• [What the task requires] Could you output every record again, exactly as given?

-- Available data follows --

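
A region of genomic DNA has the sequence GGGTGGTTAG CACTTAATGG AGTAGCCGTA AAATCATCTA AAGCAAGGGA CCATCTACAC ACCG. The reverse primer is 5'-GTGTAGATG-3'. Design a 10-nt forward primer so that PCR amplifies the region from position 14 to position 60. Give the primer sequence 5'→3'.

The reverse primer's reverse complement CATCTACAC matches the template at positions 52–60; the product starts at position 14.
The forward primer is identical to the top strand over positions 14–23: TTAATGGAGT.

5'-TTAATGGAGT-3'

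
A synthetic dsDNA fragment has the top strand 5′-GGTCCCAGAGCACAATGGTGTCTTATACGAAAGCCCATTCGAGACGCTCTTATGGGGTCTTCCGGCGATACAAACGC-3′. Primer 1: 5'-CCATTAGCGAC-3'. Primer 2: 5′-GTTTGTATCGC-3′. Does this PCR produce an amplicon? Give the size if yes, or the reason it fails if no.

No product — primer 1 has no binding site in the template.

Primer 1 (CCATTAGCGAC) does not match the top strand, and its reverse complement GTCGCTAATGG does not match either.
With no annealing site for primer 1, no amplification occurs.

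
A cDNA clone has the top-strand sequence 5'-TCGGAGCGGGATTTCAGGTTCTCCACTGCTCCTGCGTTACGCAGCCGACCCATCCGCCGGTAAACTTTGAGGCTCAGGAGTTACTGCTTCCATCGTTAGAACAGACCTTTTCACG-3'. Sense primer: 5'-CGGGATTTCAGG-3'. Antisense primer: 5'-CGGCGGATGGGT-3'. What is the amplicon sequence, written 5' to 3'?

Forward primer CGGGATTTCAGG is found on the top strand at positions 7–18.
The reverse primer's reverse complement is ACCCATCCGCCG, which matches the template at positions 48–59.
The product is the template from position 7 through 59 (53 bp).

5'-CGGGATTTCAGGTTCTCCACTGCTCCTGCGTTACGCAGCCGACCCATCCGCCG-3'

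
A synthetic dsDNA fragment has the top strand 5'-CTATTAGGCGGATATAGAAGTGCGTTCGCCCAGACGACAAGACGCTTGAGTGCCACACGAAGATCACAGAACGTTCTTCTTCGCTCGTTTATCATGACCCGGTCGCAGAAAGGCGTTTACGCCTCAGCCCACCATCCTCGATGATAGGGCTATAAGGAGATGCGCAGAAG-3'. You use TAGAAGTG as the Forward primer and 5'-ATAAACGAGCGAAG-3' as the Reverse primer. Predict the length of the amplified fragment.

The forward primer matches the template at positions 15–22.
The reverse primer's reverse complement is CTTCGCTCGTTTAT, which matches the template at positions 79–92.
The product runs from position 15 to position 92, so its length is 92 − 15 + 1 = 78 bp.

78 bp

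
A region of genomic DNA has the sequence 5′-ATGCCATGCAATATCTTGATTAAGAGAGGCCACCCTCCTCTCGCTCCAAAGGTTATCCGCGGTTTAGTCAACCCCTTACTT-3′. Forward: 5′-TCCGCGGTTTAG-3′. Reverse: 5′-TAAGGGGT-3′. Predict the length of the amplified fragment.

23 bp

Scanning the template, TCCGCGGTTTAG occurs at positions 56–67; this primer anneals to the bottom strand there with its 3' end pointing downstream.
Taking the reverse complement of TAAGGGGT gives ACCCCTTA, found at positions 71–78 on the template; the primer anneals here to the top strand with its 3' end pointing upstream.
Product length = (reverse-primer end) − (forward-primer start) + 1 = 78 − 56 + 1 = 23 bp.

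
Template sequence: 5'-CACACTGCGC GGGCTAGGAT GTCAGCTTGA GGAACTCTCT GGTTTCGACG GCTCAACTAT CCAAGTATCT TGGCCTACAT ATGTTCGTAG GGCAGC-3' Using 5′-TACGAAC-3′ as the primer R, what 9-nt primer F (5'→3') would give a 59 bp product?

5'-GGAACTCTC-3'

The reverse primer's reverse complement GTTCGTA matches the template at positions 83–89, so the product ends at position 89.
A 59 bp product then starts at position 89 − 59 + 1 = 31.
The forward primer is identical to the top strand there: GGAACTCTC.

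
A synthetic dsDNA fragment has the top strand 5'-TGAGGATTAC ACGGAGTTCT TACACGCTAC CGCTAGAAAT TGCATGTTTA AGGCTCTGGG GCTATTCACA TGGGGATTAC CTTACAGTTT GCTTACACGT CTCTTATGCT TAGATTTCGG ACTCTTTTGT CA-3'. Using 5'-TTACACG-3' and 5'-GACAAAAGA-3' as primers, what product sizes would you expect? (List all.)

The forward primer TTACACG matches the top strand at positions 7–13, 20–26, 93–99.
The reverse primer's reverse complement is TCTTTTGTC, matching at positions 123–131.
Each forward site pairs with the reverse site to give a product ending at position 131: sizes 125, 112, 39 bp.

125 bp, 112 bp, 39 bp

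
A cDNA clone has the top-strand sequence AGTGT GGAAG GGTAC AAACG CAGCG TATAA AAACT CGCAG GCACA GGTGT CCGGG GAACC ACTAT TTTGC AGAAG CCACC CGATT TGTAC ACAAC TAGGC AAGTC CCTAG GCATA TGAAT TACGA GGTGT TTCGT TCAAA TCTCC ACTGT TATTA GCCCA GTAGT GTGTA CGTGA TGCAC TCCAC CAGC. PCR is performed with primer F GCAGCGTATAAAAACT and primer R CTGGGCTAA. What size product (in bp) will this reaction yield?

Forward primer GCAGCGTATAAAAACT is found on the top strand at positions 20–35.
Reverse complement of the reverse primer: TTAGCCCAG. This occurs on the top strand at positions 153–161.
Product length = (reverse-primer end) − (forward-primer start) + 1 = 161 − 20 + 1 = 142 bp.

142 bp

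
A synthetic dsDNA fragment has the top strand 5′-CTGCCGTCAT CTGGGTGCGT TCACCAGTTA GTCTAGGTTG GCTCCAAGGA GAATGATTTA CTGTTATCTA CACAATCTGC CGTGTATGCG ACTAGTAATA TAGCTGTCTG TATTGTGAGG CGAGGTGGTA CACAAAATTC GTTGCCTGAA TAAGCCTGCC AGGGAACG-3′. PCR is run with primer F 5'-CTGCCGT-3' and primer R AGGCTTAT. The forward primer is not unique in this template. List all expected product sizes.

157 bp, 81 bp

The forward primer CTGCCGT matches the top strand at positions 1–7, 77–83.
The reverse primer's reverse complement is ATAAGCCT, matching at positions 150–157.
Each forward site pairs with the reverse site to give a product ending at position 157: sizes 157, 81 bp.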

-- Available data concluded --

• [Task answer]
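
A region of genomic DNA has the sequence GGGTGGTTAG CACTTAATGG AGTAGCCGTA AAATCATCTA AAGCAAGGGA CCATCTACAC ACCG. The reverse primer is 5'-GTGTAGATG-3'. Design a 10-nt forward primer so that PCR amplifies the region from position 14 to position 60. Give the primer sequence 5'→3'.

The reverse primer's reverse complement CATCTACAC matches the template at positions 52–60; the product starts at position 14.
The forward primer is identical to the top strand over positions 14–23: TTAATGGAGT.

5'-TTAATGGAGT-3'

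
A synthetic dsDNA fragment has the top strand 5′-GGTCCCAGAGCACAATGGTGTCTTATACGAAAGCCCATTCGAGACGCTCTTATGGGGTCTTCCGGCGATACAAACGC-3′. Primer 1: 5'-CCATTAGCGAC-3'. Primer 2: 5′-GTTTGTATCGC-3′. Does this PCR produce an amplicon? Give the size if yes, or the reason it fails if no.

No product — primer 1 has no binding site in the template.

Primer 1 (CCATTAGCGAC) does not match the top strand, and its reverse complement GTCGCTAATGG does not match either.
With no annealing site for primer 1, no amplification occurs.

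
A cDNA clone has the top-strand sequence 5'-TCGGAGCGGGATTTCAGGTTCTCCACTGCTCCTGCGTTACGCAGCCGACCCATCCGCCGGTAAACTTTGAGGCTCAGGAGTTACTGCTTCCATCGTTAGAACAGACCTTTTCACG-3'. Sense primer: 5'-CGGGATTTCAGG-3'. Antisense primer: 5'-CGGCGGATGGGT-3'. What is the amplicon sequence, written 5' to 3'?

Forward primer CGGGATTTCAGG is found on the top strand at positions 7–18.
The reverse primer's reverse complement is ACCCATCCGCCG, which matches the template at positions 48–59.
The product is the template from position 7 through 59 (53 bp).

5'-CGGGATTTCAGGTTCTCCACTGCTCCTGCGTTACGCAGCCGACCCATCCGCCG-3'

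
A synthetic dsDNA fragment has the top strand 5'-CTATTAGGCGGATATAGAAGTGCGTTCGCCCAGACGACAAGACGCTTGAGTGCCACACGAAGATCACAGAACGTTCTTCTTCGCTCGTTTATCATGACCCGGTCGCAGAAAGGCGTTTACGCCTCAGCCCACCATCCTCGATGATAGGGCTATAAGGAGATGCGCAGAAG-3'. You use TAGAAGTG as the Forward primer and 5'-ATAAACGAGCGAAG-3' as the Reverse primer. Predict the length of the amplified fragment.

The forward primer matches the template at positions 15–22.
The reverse primer's reverse complement is CTTCGCTCGTTTAT, which matches the template at positions 79–92.
The product runs from position 15 to position 92, so its length is 92 − 15 + 1 = 78 bp.

78 bp

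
A region of genomic DNA has the sequence 5′-ATGCCATGCAATATCTTGATTAAGAGAGGCCACCCTCCTCTCGCTCCAAAGGTTATCCGCGGTTTAGTCAACCCCTTACTT-3′. Forward: 5′-TCCGCGGTTTAG-3′. Reverse: 5′-TAAGGGGT-3′. Predict the length of the amplified fragment.

23 bp

Scanning the template, TCCGCGGTTTAG occurs at positions 56–67; this primer anneals to the bottom strand there with its 3' end pointing downstream.
Taking the reverse complement of TAAGGGGT gives ACCCCTTA, found at positions 71–78 on the template; the primer anneals here to the top strand with its 3' end pointing upstream.
Product length = (reverse-primer end) − (forward-primer start) + 1 = 78 − 56 + 1 = 23 bp.

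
Template sequence: 5'-CACACTGCGC GGGCTAGGAT GTCAGCTTGA GGAACTCTCT GGTTTCGACG GCTCAACTAT CCAAGTATCT TGGCCTACAT ATGTTCGTAG GGCAGC-3' Using 5′-TACGAAC-3′ as the primer R, what 9-nt primer F (5'→3') would give a 59 bp product?

5'-GGAACTCTC-3'

The reverse primer's reverse complement GTTCGTA matches the template at positions 83–89, so the product ends at position 89.
A 59 bp product then starts at position 89 − 59 + 1 = 31.
The forward primer is identical to the top strand there: GGAACTCTC.

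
A synthetic dsDNA fragment has the top strand 5'-TGAGGATTAC ACGGAGTTCT TACACGCTAC CGCTAGAAAT TGCATGTTTA AGGCTCTGGG GCTATTCACA TGGGGATTAC CTTACAGTTT GCTTACACGT CTCTTATGCT TAGATTTCGG ACTCTTTTGT CA-3'. Using 5'-TTACACG-3' and 5'-GACAAAAGA-3' as primers, what product sizes would you expect? (List all.)

The forward primer TTACACG matches the top strand at positions 7–13, 20–26, 93–99.
The reverse primer's reverse complement is TCTTTTGTC, matching at positions 123–131.
Each forward site pairs with the reverse site to give a product ending at position 131: sizes 125, 112, 39 bp.

125 bp, 112 bp, 39 bp

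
A cDNA clone has the top-strand sequence AGTGT GGAAG GGTAC AAACG CAGCG TATAA AAACT CGCAG GCACA GGTGT CCGGG GAACC ACTAT TTTGC AGAAG CCACC CGATT TGTAC ACAAC TAGGC AAGTC CCTAG GCATA TGAAT TACGA GGTGT TTCGT TCAAA TCTCC ACTGT TATTA GCCCA GTAGT GTGTA CGTGA TGCAC TCCAC CAGC. PCR is performed with primer F GCAGCGTATAAAAACT and primer R CTGGGCTAA. What size product (in bp) will this reaction yield?

Forward primer GCAGCGTATAAAAACT is found on the top strand at positions 20–35.
Reverse complement of the reverse primer: TTAGCCCAG. This occurs on the top strand at positions 153–161.
Product length = (reverse-primer end) − (forward-primer start) + 1 = 161 − 20 + 1 = 142 bp.

142 bp

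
A synthetic dsDNA fragment has the top strand 5′-CTGCCGTCAT CTGGGTGCGT TCACCAGTTA GTCTAGGTTG GCTCCAAGGA GAATGATTTA CTGTTATCTA CACAATCTGC CGTGTATGCG ACTAGTAATA TAGCTGTCTG TATTGTGAGG CGAGGTGGTA CACAAAATTC GTTGCCTGAA TAAGCCTGCC AGGGAACG-3′. PCR is run with primer F 5'-CTGCCGT-3' and primer R AGGCTTAT. The forward primer is not unique in this template. List all expected product sizes.

157 bp, 81 bp

The forward primer CTGCCGT matches the top strand at positions 1–7, 77–83.
The reverse primer's reverse complement is ATAAGCCT, matching at positions 150–157.
Each forward site pairs with the reverse site to give a product ending at position 157: sizes 157, 81 bp.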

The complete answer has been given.